REQUIREMENT: The answer should hold exactly the lines of the entries below from the one containing "the second cumulant" through the last line, both included.

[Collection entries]
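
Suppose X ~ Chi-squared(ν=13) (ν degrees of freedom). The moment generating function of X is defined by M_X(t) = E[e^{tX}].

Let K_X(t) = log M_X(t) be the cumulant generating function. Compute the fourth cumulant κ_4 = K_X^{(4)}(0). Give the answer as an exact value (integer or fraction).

κ_4 = K^(4)(0) = 624

M_X(t) = (1 - 2*t)^(-13/2)
K_X(t) = log M_X(t) = -13*log(1 - 2*t)/2
K^(4)(t) = 624/(16*t^4 - 32*t^3 + 24*t^2 - 8*t + 1)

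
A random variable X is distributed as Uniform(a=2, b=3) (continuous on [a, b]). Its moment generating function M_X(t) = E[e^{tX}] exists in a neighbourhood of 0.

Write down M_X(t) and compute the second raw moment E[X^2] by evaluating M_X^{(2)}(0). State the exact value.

E[X^2] = M′′(0) = 19/3

M_X(t) = (e^(3*t) - e^(2*t))/t
M′(t) = (3*t*e^(3*t) - 2*t*e^(2*t) - e^(3*t) + e^(2*t))/t^2
M′′(t) = (9*t^2*e^(3*t) - 4*t^2*e^(2*t) - 6*t*e^(3*t) + 4*t*e^(2*t) + 2*e^(3*t) - 2*e^(2*t))/t^3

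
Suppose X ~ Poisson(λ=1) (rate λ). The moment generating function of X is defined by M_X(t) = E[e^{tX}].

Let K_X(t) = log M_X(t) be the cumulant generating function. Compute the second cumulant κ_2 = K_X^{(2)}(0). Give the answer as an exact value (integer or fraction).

M_X(t) = e^(e^(t) - 1)
K_X(t) = log M_X(t) = e^(t) - 1
K^(2)(t) = e^(t)

κ_2 = K^(2)(0) = 1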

OUTPUT FOR THIS TASK:
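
Let K_X(t) = log M_X(t) be the cumulant generating function. Compute the second cumulant κ_2 = K_X^{(2)}(0). Give the answer as an exact value (integer or fraction).

M_X(t) = e^(e^(t) - 1)
K_X(t) = log M_X(t) = e^(t) - 1
K^(2)(t) = e^(t)

κ_2 = K^(2)(0) = 1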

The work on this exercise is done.